■ YOUR GOAL: Write the data out again, matching every line exactly.

■ Collected data entries:
————————
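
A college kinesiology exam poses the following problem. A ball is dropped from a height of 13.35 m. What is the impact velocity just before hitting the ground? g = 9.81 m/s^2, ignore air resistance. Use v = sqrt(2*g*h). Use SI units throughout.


v = sqrt(2 * g * h)
v = sqrt(2 * 9.81 * 13.35)
v = sqrt(261.927) = 16.1842 m/s

16.1842 m/s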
————————
■ TASK OUTPUT:
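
A college kinesiology exam poses the following problem. A ball is dropped from a height of 13.35 m. What is the impact velocity just before hitting the ground? g = 9.81 m/s^2, ignore air resistance. Use v = sqrt(2*g*h). Use SI units throughout.


v = sqrt(2 * g * h)
v = sqrt(2 * 9.81 * 13.35)
v = sqrt(261.927) = 16.1842 m/s

16.1842 m/s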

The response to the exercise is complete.